• [What you need to do]: Restate the whole of the data verbatim, omitting nothing.

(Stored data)

——

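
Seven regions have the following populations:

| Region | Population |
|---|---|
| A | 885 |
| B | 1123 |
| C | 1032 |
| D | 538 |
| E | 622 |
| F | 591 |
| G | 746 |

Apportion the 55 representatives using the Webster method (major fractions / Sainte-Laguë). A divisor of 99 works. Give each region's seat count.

With modified divisor 99: modified quotas A 8.939, B 11.343, C 10.424, D 5.434, E 6.283, F 5.970, G 7.535.
Rounding to the nearest integer: A 9, B 11, C 10, D 5, E 6, F 6, G 8 (total 55).

A=9; B=11; C=10; D=5; E=6; F=6; G=8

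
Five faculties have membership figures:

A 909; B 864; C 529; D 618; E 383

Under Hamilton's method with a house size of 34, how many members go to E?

4

Standard divisor: 3303 ÷ 34 ≈ 97.147.
Standard quotas: A 9.357, B 8.894, C 5.445, D 6.361, E 3.942.
Lower quotas: A 9, B 8, C 5, D 6, E 3 (sum 31, leaving 3 seats).
Remainders in descending order: E 0.942, B 0.894, C 0.445, D 0.361, A 0.357.
The surplus seats go to E, B, C.
E receives 4.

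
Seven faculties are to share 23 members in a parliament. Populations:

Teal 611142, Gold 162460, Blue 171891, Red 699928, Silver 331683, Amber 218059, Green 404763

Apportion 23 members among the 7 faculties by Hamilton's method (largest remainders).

The standard divisor is 2599926/23 ≈ 113040.261.
Standard quotas: Teal 5.4064, Gold 1.4372, Blue 1.5206, Red 6.1918, Silver 2.9342, Amber 1.9290, Green 3.5807.
Lower quotas: Teal 5, Gold 1, Blue 1, Red 6, Silver 2, Amber 1, Green 3 (sum 19, leaving 4 seats).
Remainders in descending order: Silver 0.9342, Amber 0.9290, Green 0.5807, Blue 0.5206, Gold 0.4372, Teal 0.4064, Red 0.1918.
Largest remainders: Silver, Amber, Green, Blue receive the extra seats.

Teal=5, Gold=1, Blue=2, Red=6, Silver=3, Amber=2, Green=4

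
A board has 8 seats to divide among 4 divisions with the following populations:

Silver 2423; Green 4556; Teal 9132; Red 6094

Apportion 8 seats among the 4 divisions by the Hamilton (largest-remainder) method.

Silver 1; Green 2; Teal 3; Red 2

The standard divisor is 22205/8 ≈ 2775.625.
Standard quotas: Silver 0.8730, Green 1.6414, Teal 3.2901, Red 2.1955.
Lower quotas: Silver 0, Green 1, Teal 3, Red 2 (sum 6, leaving 2 seats).
Remainders in descending order: Silver 0.8730, Green 0.6414, Teal 0.2901, Red 0.1955.
Largest remainders: Silver, Green receive the extra seats.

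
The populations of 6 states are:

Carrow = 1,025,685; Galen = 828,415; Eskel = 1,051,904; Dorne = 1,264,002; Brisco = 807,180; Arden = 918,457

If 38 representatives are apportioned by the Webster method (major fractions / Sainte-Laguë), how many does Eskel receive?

7

Standard divisor 5895643/38 ≈ 155148.5; standard quotas: Carrow 6.611, Galen 5.339, Eskel 6.780, Dorne 8.147, Brisco 5.203, Arden 5.920.
Rounding to the nearest integer gives Carrow 7, Galen 5, Eskel 7, Dorne 8, Brisco 5, Arden 6 — total 38, matching the house size, so no adjustment is needed.
Eskel receives 7.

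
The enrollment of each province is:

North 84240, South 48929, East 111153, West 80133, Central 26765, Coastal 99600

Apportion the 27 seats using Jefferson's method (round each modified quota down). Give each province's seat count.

Standard divisor 450820/27 ≈ 16697.037; standard quotas: North 5.045, South 2.930, East 6.657, West 4.799, Central 1.603, Coastal 5.965.
Rounding down gives 5, 2, 6, 4, 1, 5 = 23 seats, so the divisor must be adjusted.
With modified divisor 15100: modified quotas North 5.579, South 3.240, East 7.361, West 5.307, Central 1.773, Coastal 6.596.
Rounding down: North 5, South 3, East 7, West 5, Central 1, Coastal 6 (total 27).

North 5; South 3; East 7; West 5; Central 1; Coastal 6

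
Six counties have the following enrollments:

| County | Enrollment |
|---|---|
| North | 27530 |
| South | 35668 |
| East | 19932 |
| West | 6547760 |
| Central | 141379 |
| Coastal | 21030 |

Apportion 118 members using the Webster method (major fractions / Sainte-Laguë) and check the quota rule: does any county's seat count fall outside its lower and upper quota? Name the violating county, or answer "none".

West

Standard quotas: North 0.478, South 0.620, East 0.346, West 113.735, Central 2.456, Coastal 0.365.
Webster allocation: North 0, South 1, East 0, West 115, Central 2, Coastal 0.
West has quota 113.735 (lower 113, upper 114) but receives 115 — outside the quota interval.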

——

• [Result of the task]:
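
Seven regions have the following populations:

| Region | Population |
|---|---|
| A | 885 |
| B | 1123 |
| C | 1032 |
| D | 538 |
| E | 622 |
| F | 591 |
| G | 746 |

Apportion the 55 representatives using the Webster method (major fractions / Sainte-Laguë). A divisor of 99 works. Give each region's seat count.

With modified divisor 99: modified quotas A 8.939, B 11.343, C 10.424, D 5.434, E 6.283, F 5.970, G 7.535.
Rounding to the nearest integer: A 9, B 11, C 10, D 5, E 6, F 6, G 8 (total 55).

A=9; B=11; C=10; D=5; E=6; F=6; G=8

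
Five faculties have membership figures:

A 909; B 864; C 529; D 618; E 383

Under Hamilton's method with a house size of 34, how many members go to E?

4

Standard divisor: 3303 ÷ 34 ≈ 97.147.
Standard quotas: A 9.357, B 8.894, C 5.445, D 6.361, E 3.942.
Lower quotas: A 9, B 8, C 5, D 6, E 3 (sum 31, leaving 3 seats).
Remainders in descending order: E 0.942, B 0.894, C 0.445, D 0.361, A 0.357.
The surplus seats go to E, B, C.
E receives 4.

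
Seven faculties are to share 23 members in a parliament. Populations:

Teal 611142, Gold 162460, Blue 171891, Red 699928, Silver 331683, Amber 218059, Green 404763

Apportion 23 members among the 7 faculties by Hamilton's method (largest remainders).

The standard divisor is 2599926/23 ≈ 113040.261.
Standard quotas: Teal 5.4064, Gold 1.4372, Blue 1.5206, Red 6.1918, Silver 2.9342, Amber 1.9290, Green 3.5807.
Lower quotas: Teal 5, Gold 1, Blue 1, Red 6, Silver 2, Amber 1, Green 3 (sum 19, leaving 4 seats).
Remainders in descending order: Silver 0.9342, Amber 0.9290, Green 0.5807, Blue 0.5206, Gold 0.4372, Teal 0.4064, Red 0.1918.
Largest remainders: Silver, Amber, Green, Blue receive the extra seats.

Teal=5, Gold=1, Blue=2, Red=6, Silver=3, Amber=2, Green=4

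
A board has 8 seats to divide among 4 divisions with the following populations:

Silver 2423; Green 4556; Teal 9132; Red 6094

Apportion 8 seats among the 4 divisions by the Hamilton (largest-remainder) method.

Silver 1; Green 2; Teal 3; Red 2

The standard divisor is 22205/8 ≈ 2775.625.
Standard quotas: Silver 0.8730, Green 1.6414, Teal 3.2901, Red 2.1955.
Lower quotas: Silver 0, Green 1, Teal 3, Red 2 (sum 6, leaving 2 seats).
Remainders in descending order: Silver 0.8730, Green 0.6414, Teal 0.2901, Red 0.1955.
Largest remainders: Silver, Green receive the extra seats.

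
The populations of 6 states are:

Carrow = 1,025,685; Galen = 828,415; Eskel = 1,051,904; Dorne = 1,264,002; Brisco = 807,180; Arden = 918,457

If 38 representatives are apportioned by the Webster method (major fractions / Sainte-Laguë), how many does Eskel receive?

7

Standard divisor 5895643/38 ≈ 155148.5; standard quotas: Carrow 6.611, Galen 5.339, Eskel 6.780, Dorne 8.147, Brisco 5.203, Arden 5.920.
Rounding to the nearest integer gives Carrow 7, Galen 5, Eskel 7, Dorne 8, Brisco 5, Arden 6 — total 38, matching the house size, so no adjustment is needed.
Eskel receives 7.

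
The enrollment of each province is:

North 84240, South 48929, East 111153, West 80133, Central 26765, Coastal 99600

Apportion the 27 seats using Jefferson's method (round each modified quota down). Give each province's seat count.

Standard divisor 450820/27 ≈ 16697.037; standard quotas: North 5.045, South 2.930, East 6.657, West 4.799, Central 1.603, Coastal 5.965.
Rounding down gives 5, 2, 6, 4, 1, 5 = 23 seats, so the divisor must be adjusted.
With modified divisor 15100: modified quotas North 5.579, South 3.240, East 7.361, West 5.307, Central 1.773, Coastal 6.596.
Rounding down: North 5, South 3, East 7, West 5, Central 1, Coastal 6 (total 27).

North 5; South 3; East 7; West 5; Central 1; Coastal 6

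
Six counties have the following enrollments:

| County | Enrollment |
|---|---|
| North | 27530 |
| South | 35668 |
| East | 19932 |
| West | 6547760 |
| Central | 141379 |
| Coastal | 21030 |

Apportion 118 members using the Webster method (major fractions / Sainte-Laguë) and check the quota rule: does any county's seat count fall outside its lower and upper quota? Name the violating county, or answer "none".

West

Standard quotas: North 0.478, South 0.620, East 0.346, West 113.735, Central 2.456, Coastal 0.365.
Webster allocation: North 0, South 1, East 0, West 115, Central 2, Coastal 0.
West has quota 113.735 (lower 113, upper 114) but receives 115 — outside the quota interval.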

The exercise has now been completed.